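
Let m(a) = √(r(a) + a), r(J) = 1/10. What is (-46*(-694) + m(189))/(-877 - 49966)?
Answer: -31924/50843 - √18910/508430 ≈ -0.62816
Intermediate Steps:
r(J) = ⅒
m(a) = √(⅒ + a)
(-46*(-694) + m(189))/(-877 - 49966) = (-46*(-694) + √(10 + 100*189)/10)/(-877 - 49966) = (31924 + √(10 + 18900)/10)/(-50843) = (31924 + √18910/10)*(-1/50843) = -31924/50843 - √18910/508430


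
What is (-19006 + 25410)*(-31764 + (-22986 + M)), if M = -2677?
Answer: -367762508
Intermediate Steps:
(-19006 + 25410)*(-31764 + (-22986 + M)) = (-19006 + 25410)*(-31764 + (-22986 - 2677)) = 6404*(-31764 - 25663) = 6404*(-57427) = -367762508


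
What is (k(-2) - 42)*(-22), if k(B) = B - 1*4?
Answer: 1056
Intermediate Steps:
k(B) = -4 + B (k(B) = B - 4 = -4 + B)
(k(-2) - 42)*(-22) = ((-4 - 2) - 42)*(-22) = (-6 - 42)*(-22) = -48*(-22) = 1056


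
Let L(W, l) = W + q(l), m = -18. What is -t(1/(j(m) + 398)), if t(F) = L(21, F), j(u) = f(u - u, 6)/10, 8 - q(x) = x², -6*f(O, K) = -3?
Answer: -1837947709/63377521 ≈ -29.000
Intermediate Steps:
f(O, K) = ½ (f(O, K) = -⅙*(-3) = ½)
q(x) = 8 - x²
j(u) = 1/20 (j(u) = (½)/10 = (½)*(⅒) = 1/20)
L(W, l) = 8 + W - l² (L(W, l) = W + (8 - l²) = 8 + W - l²)
t(F) = 29 - F² (t(F) = 8 + 21 - F² = 29 - F²)
-t(1/(j(m) + 398)) = -(29 - (1/(1/20 + 398))²) = -(29 - (1/(7961/20))²) = -(29 - (20/7961)²) = -(29 - 1*400/63377521) = -(29 - 400/63377521) = -1*1837947709/63377521 = -1837947709/63377521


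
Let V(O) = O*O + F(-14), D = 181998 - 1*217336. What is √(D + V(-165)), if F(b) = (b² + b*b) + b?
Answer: I*√7735 ≈ 87.949*I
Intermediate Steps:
F(b) = b + 2*b² (F(b) = (b² + b²) + b = 2*b² + b = b + 2*b²)
D = -35338 (D = 181998 - 217336 = -35338)
V(O) = 378 + O² (V(O) = O*O - 14*(1 + 2*(-14)) = O² - 14*(1 - 28) = O² - 14*(-27) = O² + 378 = 378 + O²)
√(D + V(-165)) = √(-35338 + (378 + (-165)²)) = √(-35338 + (378 + 27225)) = √(-35338 + 27603) = √(-7735) = I*√7735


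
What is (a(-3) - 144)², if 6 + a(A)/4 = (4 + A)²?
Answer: 26896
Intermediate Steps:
a(A) = -24 + 4*(4 + A)²
(a(-3) - 144)² = ((-24 + 4*(4 - 3)²) - 144)² = ((-24 + 4*1²) - 144)² = ((-24 + 4*1) - 144)² = ((-24 + 4) - 144)² = (-20 - 144)² = (-164)² = 26896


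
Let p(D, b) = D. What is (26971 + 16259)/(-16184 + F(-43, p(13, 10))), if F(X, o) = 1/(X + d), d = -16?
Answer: -2550570/954857 ≈ -2.6712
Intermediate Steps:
F(X, o) = 1/(-16 + X) (F(X, o) = 1/(X - 16) = 1/(-16 + X))
(26971 + 16259)/(-16184 + F(-43, p(13, 10))) = (26971 + 16259)/(-16184 + 1/(-16 - 43)) = 43230/(-16184 + 1/(-59)) = 43230/(-16184 - 1/59) = 43230/(-954857/59) = 43230*(-59/954857) = -2550570/954857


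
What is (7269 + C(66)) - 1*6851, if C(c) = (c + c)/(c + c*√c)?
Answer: 27168/65 + 2*√66/65 ≈ 418.22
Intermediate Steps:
C(c) = 2*c/(c + c^(3/2)) (C(c) = (2*c)/(c + c^(3/2)) = 2*c/(c + c^(3/2)))
(7269 + C(66)) - 1*6851 = (7269 + 2*66/(66 + 66^(3/2))) - 1*6851 = (7269 + 2*66/(66 + 66*√66)) - 6851 = (7269 + 132/(66 + 66*√66)) - 6851 = 418 + 132/(66 + 66*√66)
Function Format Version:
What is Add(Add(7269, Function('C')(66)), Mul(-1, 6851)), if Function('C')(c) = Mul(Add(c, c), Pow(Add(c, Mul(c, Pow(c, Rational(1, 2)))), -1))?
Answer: Add(Rational(27168, 65), Mul(Rational(2, 65), Pow(66, Rational(1, 2)))) ≈ 418.22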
--------------------------------------------------
## What you have to do
Retype each line above, keeping every character.

## Exercise solution
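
Let m(a) = √(r(a) + a), r(J) = 1/10. What is (-46*(-694) + m(189))/(-877 - 49966)?
Answer: -31924/50843 - √18910/508430 ≈ -0.62816
Intermediate Steps:
r(J) = ⅒
m(a) = √(⅒ + a)
(-46*(-694) + m(189))/(-877 - 49966) = (-46*(-694) + √(10 + 100*189)/10)/(-877 - 49966) = (31924 + √(10 + 18900)/10)/(-50843) = (31924 + √18910/10)*(-1/50843) = -31924/50843 - √18910/508430


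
What is (-19006 + 25410)*(-31764 + (-22986 + M)), if M = -2677?
Answer: -367762508
Intermediate Steps:
(-19006 + 25410)*(-31764 + (-22986 + M)) = (-19006 + 25410)*(-31764 + (-22986 - 2677)) = 6404*(-31764 - 25663) = 6404*(-57427) = -367762508


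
What is (k(-2) - 42)*(-22), if k(B) = B - 1*4?
Answer: 1056
Intermediate Steps:
k(B) = -4 + B (k(B) = B - 4 = -4 + B)
(k(-2) - 42)*(-22) = ((-4 - 2) - 42)*(-22) = (-6 - 42)*(-22) = -48*(-22) = 1056


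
Let L(W, l) = W + q(l), m = -18. What is -t(1/(j(m) + 398)), if t(F) = L(21, F), j(u) = f(u - u, 6)/10, 8 - q(x) = x², -6*f(O, K) = -3?
Answer: -1837947709/63377521 ≈ -29.000
Intermediate Steps:
f(O, K) = ½ (f(O, K) = -⅙*(-3) = ½)
q(x) = 8 - x²
j(u) = 1/20 (j(u) = (½)/10 = (½)*(⅒) = 1/20)
L(W, l) = 8 + W - l² (L(W, l) = W + (8 - l²) = 8 + W - l²)
t(F) = 29 - F² (t(F) = 8 + 21 - F² = 29 - F²)
-t(1/(j(m) + 398)) = -(29 - (1/(1/20 + 398))²) = -(29 - (1/(7961/20))²) = -(29 - (20/7961)²) = -(29 - 1*400/63377521) = -(29 - 400/63377521) = -1*1837947709/63377521 = -1837947709/63377521


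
Let V(O) = O*O + F(-14), D = 181998 - 1*217336. What is √(D + V(-165)), if F(b) = (b² + b*b) + b?
Answer: I*√7735 ≈ 87.949*I
Intermediate Steps:
F(b) = b + 2*b² (F(b) = (b² + b²) + b = 2*b² + b = b + 2*b²)
D = -35338 (D = 181998 - 217336 = -35338)
V(O) = 378 + O² (V(O) = O*O - 14*(1 + 2*(-14)) = O² - 14*(1 - 28) = O² - 14*(-27) = O² + 378 = 378 + O²)
√(D + V(-165)) = √(-35338 + (378 + (-165)²)) = √(-35338 + (378 + 27225)) = √(-35338 + 27603) = √(-7735) = I*√7735


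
What is (a(-3) - 144)², if 6 + a(A)/4 = (4 + A)²?
Answer: 26896
Intermediate Steps:
a(A) = -24 + 4*(4 + A)²
(a(-3) - 144)² = ((-24 + 4*(4 - 3)²) - 144)² = ((-24 + 4*1²) - 144)² = ((-24 + 4*1) - 144)² = ((-24 + 4) - 144)² = (-20 - 144)² = (-164)² = 26896


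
Let p(D, b) = D. What is (26971 + 16259)/(-16184 + F(-43, p(13, 10))), if F(X, o) = 1/(X + d), d = -16?
Answer: -2550570/954857 ≈ -2.6712
Intermediate Steps:
F(X, o) = 1/(-16 + X) (F(X, o) = 1/(X - 16) = 1/(-16 + X))
(26971 + 16259)/(-16184 + F(-43, p(13, 10))) = (26971 + 16259)/(-16184 + 1/(-16 - 43)) = 43230/(-16184 + 1/(-59)) = 43230/(-16184 - 1/59) = 43230/(-954857/59) = 43230*(-59/954857) = -2550570/954857


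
What is (7269 + C(66)) - 1*6851, if C(c) = (c + c)/(c + c*√c)?
Answer: 27168/65 + 2*√66/65 ≈ 418.22
Intermediate Steps:
C(c) = 2*c/(c + c^(3/2)) (C(c) = (2*c)/(c + c^(3/2)) = 2*c/(c + c^(3/2)))
(7269 + C(66)) - 1*6851 = (7269 + 2*66/(66 + 66^(3/2))) - 1*6851 = (7269 + 2*66/(66 + 66*√66)) - 6851 = (7269 + 132/(66 + 66*√66)) - 6851 = 418 + 132/(66 + 66*√66)
Function Format Version:
What is Add(Add(7269, Function('C')(66)), Mul(-1, 6851)), if Function('C')(c) = Mul(Add(c, c), Pow(Add(c, Mul(c, Pow(c, Rational(1, 2)))), -1))?
Answer: Add(Rational(27168, 65), Mul(Rational(2, 65), Pow(66, Rational(1, 2)))) ≈ 418.22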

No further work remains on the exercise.